Problem description
State how many lines below hold the word "open". Give that number and no other text.

Records shown
● ● ● ● ● ● ●
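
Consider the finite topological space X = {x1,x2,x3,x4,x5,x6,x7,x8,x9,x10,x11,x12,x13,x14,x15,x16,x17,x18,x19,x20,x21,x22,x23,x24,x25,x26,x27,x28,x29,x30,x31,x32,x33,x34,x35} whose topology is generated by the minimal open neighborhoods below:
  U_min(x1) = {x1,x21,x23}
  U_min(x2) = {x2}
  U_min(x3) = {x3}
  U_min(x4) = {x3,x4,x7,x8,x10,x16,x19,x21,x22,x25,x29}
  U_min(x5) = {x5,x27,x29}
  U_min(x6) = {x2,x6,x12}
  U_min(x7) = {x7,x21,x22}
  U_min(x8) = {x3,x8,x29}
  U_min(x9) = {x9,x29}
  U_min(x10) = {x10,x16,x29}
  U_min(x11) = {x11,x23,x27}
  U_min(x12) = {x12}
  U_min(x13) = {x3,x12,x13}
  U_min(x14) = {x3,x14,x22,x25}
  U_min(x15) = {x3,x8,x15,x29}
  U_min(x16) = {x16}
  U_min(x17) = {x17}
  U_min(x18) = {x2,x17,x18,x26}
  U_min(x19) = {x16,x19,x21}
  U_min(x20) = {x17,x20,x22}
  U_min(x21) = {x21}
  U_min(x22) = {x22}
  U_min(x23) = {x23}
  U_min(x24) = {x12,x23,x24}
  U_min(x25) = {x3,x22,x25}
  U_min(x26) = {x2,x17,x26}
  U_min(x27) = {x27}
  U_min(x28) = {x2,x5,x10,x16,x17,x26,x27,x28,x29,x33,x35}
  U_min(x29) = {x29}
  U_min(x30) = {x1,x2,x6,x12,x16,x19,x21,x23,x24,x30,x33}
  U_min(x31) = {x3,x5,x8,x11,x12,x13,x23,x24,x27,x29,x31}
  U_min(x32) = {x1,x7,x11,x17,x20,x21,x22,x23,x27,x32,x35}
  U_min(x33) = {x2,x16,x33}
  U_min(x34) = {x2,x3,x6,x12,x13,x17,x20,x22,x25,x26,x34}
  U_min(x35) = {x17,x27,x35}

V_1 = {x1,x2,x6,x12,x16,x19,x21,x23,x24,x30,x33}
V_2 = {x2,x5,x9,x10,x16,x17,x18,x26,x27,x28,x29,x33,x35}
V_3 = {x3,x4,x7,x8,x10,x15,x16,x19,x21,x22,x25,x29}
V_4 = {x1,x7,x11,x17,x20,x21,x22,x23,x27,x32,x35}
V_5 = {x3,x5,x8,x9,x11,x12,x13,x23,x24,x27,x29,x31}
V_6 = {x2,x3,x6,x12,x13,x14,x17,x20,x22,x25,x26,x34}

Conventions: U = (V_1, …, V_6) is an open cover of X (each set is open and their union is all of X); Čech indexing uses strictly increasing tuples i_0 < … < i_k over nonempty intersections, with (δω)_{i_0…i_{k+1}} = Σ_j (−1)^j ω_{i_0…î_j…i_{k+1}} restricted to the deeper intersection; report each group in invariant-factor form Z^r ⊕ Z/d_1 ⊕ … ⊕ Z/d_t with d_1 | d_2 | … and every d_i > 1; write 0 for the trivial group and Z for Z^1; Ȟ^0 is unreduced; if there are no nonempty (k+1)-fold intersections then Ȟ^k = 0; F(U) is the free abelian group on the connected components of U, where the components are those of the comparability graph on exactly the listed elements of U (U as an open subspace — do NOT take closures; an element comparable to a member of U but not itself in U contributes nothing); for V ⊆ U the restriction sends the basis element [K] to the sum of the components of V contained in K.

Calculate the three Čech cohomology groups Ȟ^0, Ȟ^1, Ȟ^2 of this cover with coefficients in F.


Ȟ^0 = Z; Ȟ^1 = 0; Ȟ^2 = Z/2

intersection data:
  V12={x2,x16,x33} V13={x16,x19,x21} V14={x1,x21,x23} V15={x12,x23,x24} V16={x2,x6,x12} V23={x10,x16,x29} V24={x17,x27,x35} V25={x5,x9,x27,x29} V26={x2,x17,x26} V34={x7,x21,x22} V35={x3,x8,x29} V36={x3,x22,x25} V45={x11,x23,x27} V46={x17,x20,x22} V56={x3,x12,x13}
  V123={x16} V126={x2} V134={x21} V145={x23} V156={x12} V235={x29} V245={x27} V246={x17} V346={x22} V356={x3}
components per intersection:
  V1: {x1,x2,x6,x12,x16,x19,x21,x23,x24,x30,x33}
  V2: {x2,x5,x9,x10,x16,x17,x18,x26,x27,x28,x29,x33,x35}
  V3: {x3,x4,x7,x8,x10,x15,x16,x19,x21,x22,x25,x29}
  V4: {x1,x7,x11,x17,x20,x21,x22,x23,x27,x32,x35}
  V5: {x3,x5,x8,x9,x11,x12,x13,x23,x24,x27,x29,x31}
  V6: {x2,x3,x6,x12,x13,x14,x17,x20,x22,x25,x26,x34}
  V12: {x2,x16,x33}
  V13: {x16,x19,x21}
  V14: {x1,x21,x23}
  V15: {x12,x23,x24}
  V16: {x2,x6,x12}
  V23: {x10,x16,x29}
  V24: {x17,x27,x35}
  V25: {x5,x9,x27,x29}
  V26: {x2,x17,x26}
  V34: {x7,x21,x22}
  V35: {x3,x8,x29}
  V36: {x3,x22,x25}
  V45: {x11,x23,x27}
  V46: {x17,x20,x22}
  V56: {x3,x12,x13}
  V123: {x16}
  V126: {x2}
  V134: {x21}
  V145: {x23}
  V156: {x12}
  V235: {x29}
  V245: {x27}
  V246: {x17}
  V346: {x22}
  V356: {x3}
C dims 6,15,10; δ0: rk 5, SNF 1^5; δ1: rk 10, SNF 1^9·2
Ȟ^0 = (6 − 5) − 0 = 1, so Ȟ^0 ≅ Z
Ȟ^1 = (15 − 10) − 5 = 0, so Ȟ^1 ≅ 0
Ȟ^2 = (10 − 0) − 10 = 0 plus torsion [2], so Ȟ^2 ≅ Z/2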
● ● ● ● ● ● ●
Exercise solution
2